AIM OF THE EXERCISE
Every line in the records below with the string "channels" needs to be copied out.

DATA TO EXAMINE
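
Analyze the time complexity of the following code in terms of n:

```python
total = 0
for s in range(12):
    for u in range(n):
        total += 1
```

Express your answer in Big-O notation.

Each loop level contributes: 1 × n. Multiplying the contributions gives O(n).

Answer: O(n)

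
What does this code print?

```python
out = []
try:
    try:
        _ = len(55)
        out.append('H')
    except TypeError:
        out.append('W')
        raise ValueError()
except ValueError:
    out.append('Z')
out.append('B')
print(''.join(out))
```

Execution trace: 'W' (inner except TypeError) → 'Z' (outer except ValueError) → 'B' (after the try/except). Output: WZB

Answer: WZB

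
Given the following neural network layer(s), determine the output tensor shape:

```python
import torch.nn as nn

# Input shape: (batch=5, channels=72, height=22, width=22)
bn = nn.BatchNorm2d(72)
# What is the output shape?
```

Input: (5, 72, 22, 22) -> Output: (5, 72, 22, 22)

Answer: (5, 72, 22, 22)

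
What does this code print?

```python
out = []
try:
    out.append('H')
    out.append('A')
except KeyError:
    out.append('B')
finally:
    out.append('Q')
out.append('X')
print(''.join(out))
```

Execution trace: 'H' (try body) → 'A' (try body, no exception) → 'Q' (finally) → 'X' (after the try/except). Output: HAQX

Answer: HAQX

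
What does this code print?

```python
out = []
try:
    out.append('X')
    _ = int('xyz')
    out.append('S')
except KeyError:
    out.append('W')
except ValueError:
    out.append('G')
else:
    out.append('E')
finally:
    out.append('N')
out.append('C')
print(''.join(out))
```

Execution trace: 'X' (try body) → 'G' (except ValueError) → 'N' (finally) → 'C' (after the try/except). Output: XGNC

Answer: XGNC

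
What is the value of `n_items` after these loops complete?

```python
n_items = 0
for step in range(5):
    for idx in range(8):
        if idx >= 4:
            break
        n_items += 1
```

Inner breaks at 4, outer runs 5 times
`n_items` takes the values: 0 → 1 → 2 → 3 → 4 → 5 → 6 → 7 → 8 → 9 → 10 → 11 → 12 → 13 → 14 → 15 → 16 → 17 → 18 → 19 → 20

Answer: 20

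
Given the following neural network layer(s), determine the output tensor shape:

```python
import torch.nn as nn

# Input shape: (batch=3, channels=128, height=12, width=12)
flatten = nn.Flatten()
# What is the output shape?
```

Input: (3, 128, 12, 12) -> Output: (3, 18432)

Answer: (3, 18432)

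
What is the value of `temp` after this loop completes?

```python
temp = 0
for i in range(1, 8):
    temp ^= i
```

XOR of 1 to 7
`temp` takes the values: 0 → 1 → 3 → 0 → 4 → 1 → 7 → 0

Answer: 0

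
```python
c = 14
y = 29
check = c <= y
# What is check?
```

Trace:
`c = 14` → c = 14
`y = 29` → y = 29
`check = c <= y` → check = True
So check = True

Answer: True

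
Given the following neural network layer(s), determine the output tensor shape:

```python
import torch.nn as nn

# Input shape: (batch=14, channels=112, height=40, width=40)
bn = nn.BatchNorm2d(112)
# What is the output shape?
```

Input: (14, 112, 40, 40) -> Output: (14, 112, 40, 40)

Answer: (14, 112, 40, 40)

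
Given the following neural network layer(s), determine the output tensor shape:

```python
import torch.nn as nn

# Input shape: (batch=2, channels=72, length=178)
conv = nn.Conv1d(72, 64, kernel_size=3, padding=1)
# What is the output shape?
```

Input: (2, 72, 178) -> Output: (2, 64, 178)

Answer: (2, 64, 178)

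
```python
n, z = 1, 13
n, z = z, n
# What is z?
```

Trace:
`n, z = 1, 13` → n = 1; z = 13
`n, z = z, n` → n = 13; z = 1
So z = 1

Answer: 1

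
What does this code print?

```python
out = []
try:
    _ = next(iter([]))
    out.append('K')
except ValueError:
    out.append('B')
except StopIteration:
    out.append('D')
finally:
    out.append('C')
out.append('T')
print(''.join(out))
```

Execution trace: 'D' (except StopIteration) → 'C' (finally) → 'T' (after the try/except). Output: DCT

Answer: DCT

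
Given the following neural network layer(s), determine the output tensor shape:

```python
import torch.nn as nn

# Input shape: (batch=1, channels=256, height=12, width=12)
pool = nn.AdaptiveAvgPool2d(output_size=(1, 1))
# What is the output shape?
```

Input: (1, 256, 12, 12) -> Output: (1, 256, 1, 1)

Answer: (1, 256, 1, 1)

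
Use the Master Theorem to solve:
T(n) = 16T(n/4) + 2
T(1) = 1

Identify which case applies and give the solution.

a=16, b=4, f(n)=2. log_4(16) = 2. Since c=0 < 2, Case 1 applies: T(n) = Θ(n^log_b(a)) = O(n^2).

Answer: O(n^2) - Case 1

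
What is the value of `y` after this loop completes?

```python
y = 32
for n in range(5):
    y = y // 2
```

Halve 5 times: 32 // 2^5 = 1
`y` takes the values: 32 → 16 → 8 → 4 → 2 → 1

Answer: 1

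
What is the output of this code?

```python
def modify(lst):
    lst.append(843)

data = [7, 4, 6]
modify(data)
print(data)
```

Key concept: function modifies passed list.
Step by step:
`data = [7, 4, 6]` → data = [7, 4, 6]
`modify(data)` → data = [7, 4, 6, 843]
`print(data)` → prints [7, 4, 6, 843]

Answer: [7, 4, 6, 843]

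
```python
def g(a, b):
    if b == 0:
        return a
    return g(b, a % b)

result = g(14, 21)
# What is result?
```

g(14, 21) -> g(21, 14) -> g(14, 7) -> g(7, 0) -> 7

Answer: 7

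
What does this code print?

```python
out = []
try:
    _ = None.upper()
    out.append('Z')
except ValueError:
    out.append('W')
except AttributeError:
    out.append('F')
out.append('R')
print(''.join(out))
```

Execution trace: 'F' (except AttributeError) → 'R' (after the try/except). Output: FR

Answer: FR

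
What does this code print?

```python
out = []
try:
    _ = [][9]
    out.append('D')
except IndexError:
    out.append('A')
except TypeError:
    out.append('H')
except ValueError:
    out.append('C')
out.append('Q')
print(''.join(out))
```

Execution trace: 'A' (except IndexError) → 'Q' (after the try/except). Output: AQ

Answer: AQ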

ANSWER BOX
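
# Input shape: (batch=5, channels=72, height=22, width=22)
# Input shape: (batch=3, channels=128, height=12, width=12)
# Input shape: (batch=14, channels=112, height=40, width=40)
# Input shape: (batch=2, channels=72, length=178)
# Input shape: (batch=1, channels=256, height=12, width=12)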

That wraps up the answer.